◆ ENTRIES PROVIDED
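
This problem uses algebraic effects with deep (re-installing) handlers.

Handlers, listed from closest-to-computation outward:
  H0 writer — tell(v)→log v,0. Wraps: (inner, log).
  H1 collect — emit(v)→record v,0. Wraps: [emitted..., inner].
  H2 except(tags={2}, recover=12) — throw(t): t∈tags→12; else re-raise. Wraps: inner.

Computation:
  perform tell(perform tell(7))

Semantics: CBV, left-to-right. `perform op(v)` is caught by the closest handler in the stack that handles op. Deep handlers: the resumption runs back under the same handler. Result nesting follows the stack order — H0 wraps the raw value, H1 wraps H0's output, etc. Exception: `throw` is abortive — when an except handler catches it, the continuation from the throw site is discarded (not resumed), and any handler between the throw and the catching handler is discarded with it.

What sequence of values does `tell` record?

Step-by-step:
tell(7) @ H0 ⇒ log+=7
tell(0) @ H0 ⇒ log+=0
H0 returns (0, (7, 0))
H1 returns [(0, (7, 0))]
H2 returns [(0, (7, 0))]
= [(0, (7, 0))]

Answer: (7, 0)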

--

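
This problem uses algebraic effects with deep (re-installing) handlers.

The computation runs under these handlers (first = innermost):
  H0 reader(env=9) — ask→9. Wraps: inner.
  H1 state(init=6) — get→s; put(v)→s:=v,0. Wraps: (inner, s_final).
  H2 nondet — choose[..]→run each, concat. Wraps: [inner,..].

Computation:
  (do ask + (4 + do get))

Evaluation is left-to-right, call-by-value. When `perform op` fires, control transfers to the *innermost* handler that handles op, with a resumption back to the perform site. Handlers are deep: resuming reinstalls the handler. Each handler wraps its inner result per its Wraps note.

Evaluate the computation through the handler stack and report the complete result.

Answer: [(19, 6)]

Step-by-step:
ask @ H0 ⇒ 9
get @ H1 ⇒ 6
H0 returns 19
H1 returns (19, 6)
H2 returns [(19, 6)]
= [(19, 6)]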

* * *

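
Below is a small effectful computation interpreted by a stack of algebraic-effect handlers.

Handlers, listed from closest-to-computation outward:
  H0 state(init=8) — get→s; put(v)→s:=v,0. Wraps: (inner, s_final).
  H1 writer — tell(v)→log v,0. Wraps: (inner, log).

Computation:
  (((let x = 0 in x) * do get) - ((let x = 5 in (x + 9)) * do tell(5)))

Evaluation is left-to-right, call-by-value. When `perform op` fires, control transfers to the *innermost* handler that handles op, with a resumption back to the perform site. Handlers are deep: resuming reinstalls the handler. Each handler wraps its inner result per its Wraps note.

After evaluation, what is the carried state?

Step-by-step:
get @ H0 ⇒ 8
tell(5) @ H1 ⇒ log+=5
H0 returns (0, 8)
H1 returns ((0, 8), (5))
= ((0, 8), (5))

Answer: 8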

◆ AIM OF THE TASK
Give the count of lines in the data shown above that contain "runs", and nothing else.

◆ EXPECTED ANSWER
2